> _Given records_:

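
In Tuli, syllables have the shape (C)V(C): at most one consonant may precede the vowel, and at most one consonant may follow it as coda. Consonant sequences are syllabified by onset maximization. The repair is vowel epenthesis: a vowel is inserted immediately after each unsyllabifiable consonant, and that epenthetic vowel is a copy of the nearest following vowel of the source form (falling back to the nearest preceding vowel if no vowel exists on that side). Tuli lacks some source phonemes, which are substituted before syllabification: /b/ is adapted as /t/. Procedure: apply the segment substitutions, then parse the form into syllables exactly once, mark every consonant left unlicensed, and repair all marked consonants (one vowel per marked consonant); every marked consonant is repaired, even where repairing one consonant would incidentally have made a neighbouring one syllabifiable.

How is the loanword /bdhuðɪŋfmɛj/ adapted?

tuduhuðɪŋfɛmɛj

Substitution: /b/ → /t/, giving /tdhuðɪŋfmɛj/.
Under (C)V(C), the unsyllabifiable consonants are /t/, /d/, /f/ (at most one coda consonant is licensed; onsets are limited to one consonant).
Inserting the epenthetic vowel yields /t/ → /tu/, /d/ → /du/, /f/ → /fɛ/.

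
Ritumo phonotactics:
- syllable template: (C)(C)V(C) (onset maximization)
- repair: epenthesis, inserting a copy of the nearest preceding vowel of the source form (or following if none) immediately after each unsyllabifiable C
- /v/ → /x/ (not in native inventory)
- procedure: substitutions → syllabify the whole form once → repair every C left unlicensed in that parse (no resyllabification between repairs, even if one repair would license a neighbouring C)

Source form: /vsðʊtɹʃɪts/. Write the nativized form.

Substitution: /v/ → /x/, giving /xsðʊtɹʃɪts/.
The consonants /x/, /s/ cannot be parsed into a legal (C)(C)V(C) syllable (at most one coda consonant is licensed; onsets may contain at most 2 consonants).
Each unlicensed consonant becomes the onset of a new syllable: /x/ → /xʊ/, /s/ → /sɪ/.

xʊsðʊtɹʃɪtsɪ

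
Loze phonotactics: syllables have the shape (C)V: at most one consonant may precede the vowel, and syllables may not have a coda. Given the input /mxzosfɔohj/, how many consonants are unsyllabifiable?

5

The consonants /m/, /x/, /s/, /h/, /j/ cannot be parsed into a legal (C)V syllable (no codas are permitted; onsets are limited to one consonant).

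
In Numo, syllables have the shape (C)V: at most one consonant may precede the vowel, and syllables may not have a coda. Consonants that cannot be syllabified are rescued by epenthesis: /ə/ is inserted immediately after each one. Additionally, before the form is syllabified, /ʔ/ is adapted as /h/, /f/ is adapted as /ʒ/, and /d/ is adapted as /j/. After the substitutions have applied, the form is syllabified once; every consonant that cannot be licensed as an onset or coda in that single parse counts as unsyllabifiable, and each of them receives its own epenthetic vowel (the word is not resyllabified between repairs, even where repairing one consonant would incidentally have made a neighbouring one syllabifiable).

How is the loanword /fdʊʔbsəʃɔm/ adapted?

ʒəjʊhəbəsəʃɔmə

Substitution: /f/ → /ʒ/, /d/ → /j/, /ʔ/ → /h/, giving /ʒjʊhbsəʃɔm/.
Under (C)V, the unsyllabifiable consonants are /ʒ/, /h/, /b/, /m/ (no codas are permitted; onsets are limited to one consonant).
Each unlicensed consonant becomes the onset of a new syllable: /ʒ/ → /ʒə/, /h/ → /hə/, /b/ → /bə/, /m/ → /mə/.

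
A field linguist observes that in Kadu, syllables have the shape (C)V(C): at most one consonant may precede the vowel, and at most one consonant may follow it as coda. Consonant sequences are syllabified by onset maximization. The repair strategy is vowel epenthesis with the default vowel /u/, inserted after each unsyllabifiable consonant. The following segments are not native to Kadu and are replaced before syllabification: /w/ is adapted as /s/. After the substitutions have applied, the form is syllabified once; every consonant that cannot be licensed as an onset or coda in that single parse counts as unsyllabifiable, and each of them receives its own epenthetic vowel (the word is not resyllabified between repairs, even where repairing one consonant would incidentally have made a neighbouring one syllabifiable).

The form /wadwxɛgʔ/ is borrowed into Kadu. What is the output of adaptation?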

> _Description of the task_: Go through the records and copy all of them exactly.

> _Answer space_:
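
In Tuli, syllables have the shape (C)V(C): at most one consonant may precede the vowel, and at most one consonant may follow it as coda. Consonant sequences are syllabified by onset maximization. The repair is vowel epenthesis: a vowel is inserted immediately after each unsyllabifiable consonant, and that epenthetic vowel is a copy of the nearest following vowel of the source form (falling back to the nearest preceding vowel if no vowel exists on that side). Tuli lacks some source phonemes, which are substituted before syllabification: /b/ is adapted as /t/. Procedure: apply the segment substitutions, then parse the form into syllables exactly once, mark every consonant left unlicensed, and repair all marked consonants (one vowel per marked consonant); every marked consonant is repaired, even where repairing one consonant would incidentally have made a neighbouring one syllabifiable.

How is the loanword /bdhuðɪŋfmɛj/ adapted?

tuduhuðɪŋfɛmɛj

Substitution: /b/ → /t/, giving /tdhuðɪŋfmɛj/.
Under (C)V(C), the unsyllabifiable consonants are /t/, /d/, /f/ (at most one coda consonant is licensed; onsets are limited to one consonant).
Inserting the epenthetic vowel yields /t/ → /tu/, /d/ → /du/, /f/ → /fɛ/.

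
Ritumo phonotactics:
- syllable template: (C)(C)V(C) (onset maximization)
- repair: epenthesis, inserting a copy of the nearest preceding vowel of the source form (or following if none) immediately after each unsyllabifiable C
- /v/ → /x/ (not in native inventory)
- procedure: substitutions → syllabify the whole form once → repair every C left unlicensed in that parse (no resyllabification between repairs, even if one repair would license a neighbouring C)

Source form: /vsðʊtɹʃɪts/. Write the nativized form.

Substitution: /v/ → /x/, giving /xsðʊtɹʃɪts/.
The consonants /x/, /s/ cannot be parsed into a legal (C)(C)V(C) syllable (at most one coda consonant is licensed; onsets may contain at most 2 consonants).
Each unlicensed consonant becomes the onset of a new syllable: /x/ → /xʊ/, /s/ → /sɪ/.

xʊsðʊtɹʃɪtsɪ

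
Loze phonotactics: syllables have the shape (C)V: at most one consonant may precede the vowel, and syllables may not have a coda. Given the input /mxzosfɔohj/, how many consonants are unsyllabifiable?

5

The consonants /m/, /x/, /s/, /h/, /j/ cannot be parsed into a legal (C)V syllable (no codas are permitted; onsets are limited to one consonant).

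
In Numo, syllables have the shape (C)V: at most one consonant may precede the vowel, and syllables may not have a coda. Consonants that cannot be syllabified are rescued by epenthesis: /ə/ is inserted immediately after each one. Additionally, before the form is syllabified, /ʔ/ is adapted as /h/, /f/ is adapted as /ʒ/, and /d/ is adapted as /j/. After the substitutions have applied, the form is syllabified once; every consonant that cannot be licensed as an onset or coda in that single parse counts as unsyllabifiable, and each of them receives its own epenthetic vowel (the word is not resyllabified between repairs, even where repairing one consonant would incidentally have made a neighbouring one syllabifiable).

How is the loanword /fdʊʔbsəʃɔm/ adapted?

ʒəjʊhəbəsəʃɔmə

Substitution: /f/ → /ʒ/, /d/ → /j/, /ʔ/ → /h/, giving /ʒjʊhbsəʃɔm/.
Under (C)V, the unsyllabifiable consonants are /ʒ/, /h/, /b/, /m/ (no codas are permitted; onsets are limited to one consonant).
Each unlicensed consonant becomes the onset of a new syllable: /ʒ/ → /ʒə/, /h/ → /hə/, /b/ → /bə/, /m/ → /mə/.

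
A field linguist observes that in Kadu, syllables have the shape (C)V(C): at most one consonant may precede the vowel, and at most one consonant may follow it as coda. Consonant sequences are syllabified by onset maximization. The repair strategy is vowel epenthesis with the default vowel /u/, inserted after each unsyllabifiable consonant. The following segments are not native to Kadu and are replaced before syllabification: /w/ is adapted as /s/. After the substitutions have applied, the form is syllabified once; every consonant that cannot be licensed as an onset or coda in that single parse counts as unsyllabifiable, and each of them receives its own epenthetic vowel (the word is not resyllabified between repairs, even where repairing one consonant would incidentally have made a neighbouring one syllabifiable).

The form /wadwxɛgʔ/ is borrowed into Kadu. What is the output of adaptation?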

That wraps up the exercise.